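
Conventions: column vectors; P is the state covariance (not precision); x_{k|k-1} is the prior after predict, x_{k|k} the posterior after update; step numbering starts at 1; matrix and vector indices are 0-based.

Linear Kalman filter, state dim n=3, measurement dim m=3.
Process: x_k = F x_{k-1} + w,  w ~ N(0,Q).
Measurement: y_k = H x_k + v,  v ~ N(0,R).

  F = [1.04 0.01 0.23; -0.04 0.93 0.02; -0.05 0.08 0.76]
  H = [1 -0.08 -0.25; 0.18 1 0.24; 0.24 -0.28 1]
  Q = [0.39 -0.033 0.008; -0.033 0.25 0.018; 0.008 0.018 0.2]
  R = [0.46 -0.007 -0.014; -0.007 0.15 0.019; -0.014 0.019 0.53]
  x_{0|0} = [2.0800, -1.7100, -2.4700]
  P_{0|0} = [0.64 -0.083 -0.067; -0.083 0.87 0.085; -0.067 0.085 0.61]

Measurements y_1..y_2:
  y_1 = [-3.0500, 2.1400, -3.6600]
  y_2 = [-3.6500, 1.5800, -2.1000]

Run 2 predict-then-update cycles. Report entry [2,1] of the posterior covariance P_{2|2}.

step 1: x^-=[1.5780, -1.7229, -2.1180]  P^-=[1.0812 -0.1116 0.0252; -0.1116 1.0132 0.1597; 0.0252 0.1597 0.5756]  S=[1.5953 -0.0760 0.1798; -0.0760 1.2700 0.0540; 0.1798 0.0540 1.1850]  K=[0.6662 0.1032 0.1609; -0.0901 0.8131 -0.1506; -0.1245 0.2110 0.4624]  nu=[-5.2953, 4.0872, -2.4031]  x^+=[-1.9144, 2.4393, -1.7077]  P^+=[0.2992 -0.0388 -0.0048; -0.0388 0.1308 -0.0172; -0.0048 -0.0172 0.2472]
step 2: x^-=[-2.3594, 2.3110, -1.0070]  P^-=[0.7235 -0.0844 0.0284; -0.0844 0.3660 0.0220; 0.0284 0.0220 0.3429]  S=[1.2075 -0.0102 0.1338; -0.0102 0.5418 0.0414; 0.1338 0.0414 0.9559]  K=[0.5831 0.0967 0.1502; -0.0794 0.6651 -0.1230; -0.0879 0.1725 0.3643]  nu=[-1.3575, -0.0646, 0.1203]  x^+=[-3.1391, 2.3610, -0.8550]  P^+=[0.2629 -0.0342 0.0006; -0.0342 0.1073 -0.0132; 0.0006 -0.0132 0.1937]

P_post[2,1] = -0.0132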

++++++++

:: Work request ::
Nothing in the records above may be left out; repeat them exactly.

:: Output ::
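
Conventions: column vectors; P is the state covariance (not precision); x_{k|k-1} is the prior after predict, x_{k|k} the posterior after update; step numbering starts at 1; matrix and vector indices are 0-based.

Linear Kalman filter, state dim n=3, measurement dim m=3.
Process: x_k = F x_{k-1} + w,  w ~ N(0,Q).
Measurement: y_k = H x_k + v,  v ~ N(0,R).

  F = [1.04 0.01 0.23; -0.04 0.93 0.02; -0.05 0.08 0.76]
  H = [1 -0.08 -0.25; 0.18 1 0.24; 0.24 -0.28 1]
  Q = [0.39 -0.033 0.008; -0.033 0.25 0.018; 0.008 0.018 0.2]
  R = [0.46 -0.007 -0.014; -0.007 0.15 0.019; -0.014 0.019 0.53]
  x_{0|0} = [2.0800, -1.7100, -2.4700]
  P_{0|0} = [0.64 -0.083 -0.067; -0.083 0.87 0.085; -0.067 0.085 0.61]

Measurements y_1..y_2:
  y_1 = [-3.0500, 2.1400, -3.6600]
  y_2 = [-3.6500, 1.5800, -2.1000]

Run 2 predict-then-update cycles. Report entry [2,1] of the posterior covariance P_{2|2}.

step 1: x^-=[1.5780, -1.7229, -2.1180]  P^-=[1.0812 -0.1116 0.0252; -0.1116 1.0132 0.1597; 0.0252 0.1597 0.5756]  S=[1.5953 -0.0760 0.1798; -0.0760 1.2700 0.0540; 0.1798 0.0540 1.1850]  K=[0.6662 0.1032 0.1609; -0.0901 0.8131 -0.1506; -0.1245 0.2110 0.4624]  nu=[-5.2953, 4.0872, -2.4031]  x^+=[-1.9144, 2.4393, -1.7077]  P^+=[0.2992 -0.0388 -0.0048; -0.0388 0.1308 -0.0172; -0.0048 -0.0172 0.2472]
step 2: x^-=[-2.3594, 2.3110, -1.0070]  P^-=[0.7235 -0.0844 0.0284; -0.0844 0.3660 0.0220; 0.0284 0.0220 0.3429]  S=[1.2075 -0.0102 0.1338; -0.0102 0.5418 0.0414; 0.1338 0.0414 0.9559]  K=[0.5831 0.0967 0.1502; -0.0794 0.6651 -0.1230; -0.0879 0.1725 0.3643]  nu=[-1.3575, -0.0646, 0.1203]  x^+=[-3.1391, 2.3610, -0.8550]  P^+=[0.2629 -0.0342 0.0006; -0.0342 0.1073 -0.0132; 0.0006 -0.0132 0.1937]

P_post[2,1] = -0.0132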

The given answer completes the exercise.